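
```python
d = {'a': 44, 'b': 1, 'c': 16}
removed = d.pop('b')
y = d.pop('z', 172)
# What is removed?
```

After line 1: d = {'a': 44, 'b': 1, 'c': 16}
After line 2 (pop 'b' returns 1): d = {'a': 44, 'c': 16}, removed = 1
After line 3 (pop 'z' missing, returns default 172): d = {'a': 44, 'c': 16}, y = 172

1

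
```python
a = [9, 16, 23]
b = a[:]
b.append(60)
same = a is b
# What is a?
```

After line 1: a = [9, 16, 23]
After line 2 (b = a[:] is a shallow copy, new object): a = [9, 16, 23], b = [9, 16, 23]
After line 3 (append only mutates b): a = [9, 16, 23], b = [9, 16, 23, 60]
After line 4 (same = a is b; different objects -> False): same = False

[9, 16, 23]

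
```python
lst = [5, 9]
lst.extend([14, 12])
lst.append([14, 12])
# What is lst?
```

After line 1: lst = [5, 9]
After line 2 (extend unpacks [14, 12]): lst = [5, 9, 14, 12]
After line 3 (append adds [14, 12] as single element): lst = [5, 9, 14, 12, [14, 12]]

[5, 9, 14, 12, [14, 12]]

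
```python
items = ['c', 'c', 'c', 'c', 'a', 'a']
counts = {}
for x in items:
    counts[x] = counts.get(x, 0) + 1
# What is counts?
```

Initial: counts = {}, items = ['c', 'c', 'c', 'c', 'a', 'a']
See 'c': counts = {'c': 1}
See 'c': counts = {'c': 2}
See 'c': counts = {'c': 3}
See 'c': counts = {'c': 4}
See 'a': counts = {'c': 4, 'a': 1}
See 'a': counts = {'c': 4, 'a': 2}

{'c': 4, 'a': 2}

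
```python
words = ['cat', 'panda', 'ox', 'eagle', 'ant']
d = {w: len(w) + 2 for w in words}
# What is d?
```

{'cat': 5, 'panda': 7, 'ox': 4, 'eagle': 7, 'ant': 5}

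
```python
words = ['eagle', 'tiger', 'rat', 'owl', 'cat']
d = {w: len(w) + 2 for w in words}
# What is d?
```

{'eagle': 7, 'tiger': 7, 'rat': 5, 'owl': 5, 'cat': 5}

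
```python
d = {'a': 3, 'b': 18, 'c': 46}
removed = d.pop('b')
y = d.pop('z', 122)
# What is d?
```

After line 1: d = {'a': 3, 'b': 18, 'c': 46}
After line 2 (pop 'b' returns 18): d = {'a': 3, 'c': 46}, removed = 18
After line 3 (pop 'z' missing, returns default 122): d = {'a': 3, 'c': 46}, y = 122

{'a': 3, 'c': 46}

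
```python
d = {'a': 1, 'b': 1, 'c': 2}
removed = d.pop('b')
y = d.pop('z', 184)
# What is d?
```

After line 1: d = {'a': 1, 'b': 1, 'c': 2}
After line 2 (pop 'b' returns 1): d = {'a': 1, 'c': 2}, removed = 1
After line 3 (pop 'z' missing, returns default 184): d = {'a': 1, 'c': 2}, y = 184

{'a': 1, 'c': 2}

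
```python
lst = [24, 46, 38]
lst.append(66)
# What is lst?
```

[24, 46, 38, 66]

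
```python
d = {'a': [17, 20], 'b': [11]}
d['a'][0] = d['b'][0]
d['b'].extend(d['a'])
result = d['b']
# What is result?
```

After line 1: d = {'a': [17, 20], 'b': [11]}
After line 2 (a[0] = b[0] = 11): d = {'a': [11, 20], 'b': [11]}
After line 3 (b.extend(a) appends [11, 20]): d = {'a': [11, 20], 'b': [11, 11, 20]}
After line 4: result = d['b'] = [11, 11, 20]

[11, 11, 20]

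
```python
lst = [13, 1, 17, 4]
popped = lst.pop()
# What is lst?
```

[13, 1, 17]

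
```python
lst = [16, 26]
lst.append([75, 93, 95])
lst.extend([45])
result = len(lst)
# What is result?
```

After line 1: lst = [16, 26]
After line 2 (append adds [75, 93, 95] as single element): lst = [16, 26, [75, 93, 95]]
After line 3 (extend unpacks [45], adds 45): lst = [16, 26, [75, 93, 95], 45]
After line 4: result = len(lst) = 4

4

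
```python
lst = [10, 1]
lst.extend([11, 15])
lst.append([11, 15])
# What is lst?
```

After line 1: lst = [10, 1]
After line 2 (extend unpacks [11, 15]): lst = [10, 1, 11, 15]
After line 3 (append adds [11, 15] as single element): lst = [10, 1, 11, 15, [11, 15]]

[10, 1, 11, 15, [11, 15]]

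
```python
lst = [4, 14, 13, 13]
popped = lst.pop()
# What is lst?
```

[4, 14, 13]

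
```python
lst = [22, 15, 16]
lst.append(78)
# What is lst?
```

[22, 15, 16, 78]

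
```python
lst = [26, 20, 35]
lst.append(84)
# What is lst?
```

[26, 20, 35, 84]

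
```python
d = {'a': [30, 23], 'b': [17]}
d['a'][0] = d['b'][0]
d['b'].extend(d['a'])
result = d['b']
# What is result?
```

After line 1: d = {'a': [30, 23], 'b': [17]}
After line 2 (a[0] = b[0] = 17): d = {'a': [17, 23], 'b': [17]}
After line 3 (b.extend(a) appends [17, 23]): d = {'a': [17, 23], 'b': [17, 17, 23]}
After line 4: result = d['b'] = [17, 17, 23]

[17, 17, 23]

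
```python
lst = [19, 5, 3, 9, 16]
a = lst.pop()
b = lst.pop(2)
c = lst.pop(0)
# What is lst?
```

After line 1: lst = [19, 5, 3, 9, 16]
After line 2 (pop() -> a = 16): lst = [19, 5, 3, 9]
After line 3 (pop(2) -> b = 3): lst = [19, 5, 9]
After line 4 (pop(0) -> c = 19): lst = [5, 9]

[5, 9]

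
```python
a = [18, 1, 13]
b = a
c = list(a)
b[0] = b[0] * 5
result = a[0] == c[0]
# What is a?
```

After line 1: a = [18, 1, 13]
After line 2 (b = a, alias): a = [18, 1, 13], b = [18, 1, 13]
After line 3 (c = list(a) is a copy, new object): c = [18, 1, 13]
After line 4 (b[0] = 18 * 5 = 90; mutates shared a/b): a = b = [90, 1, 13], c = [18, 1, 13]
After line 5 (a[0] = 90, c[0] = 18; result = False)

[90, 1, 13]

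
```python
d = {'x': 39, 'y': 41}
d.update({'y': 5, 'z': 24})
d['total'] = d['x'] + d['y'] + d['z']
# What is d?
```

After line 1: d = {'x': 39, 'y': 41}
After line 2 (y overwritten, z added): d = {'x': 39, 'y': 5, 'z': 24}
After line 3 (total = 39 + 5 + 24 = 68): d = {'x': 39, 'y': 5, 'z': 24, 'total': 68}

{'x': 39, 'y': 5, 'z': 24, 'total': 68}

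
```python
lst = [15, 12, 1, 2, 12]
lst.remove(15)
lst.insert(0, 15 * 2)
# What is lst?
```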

◆ ◆ ◆ ◆

▸ Exercise: Examine the records and pull out every line where the string "words" occurs.

▸ Solution to the exercise:
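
words = ['cat', 'panda', 'ox', 'eagle', 'ant']
d = {w: len(w) + 2 for w in words}
words = ['eagle', 'tiger', 'rat', 'owl', 'cat']
d = {w: len(w) + 2 for w in words}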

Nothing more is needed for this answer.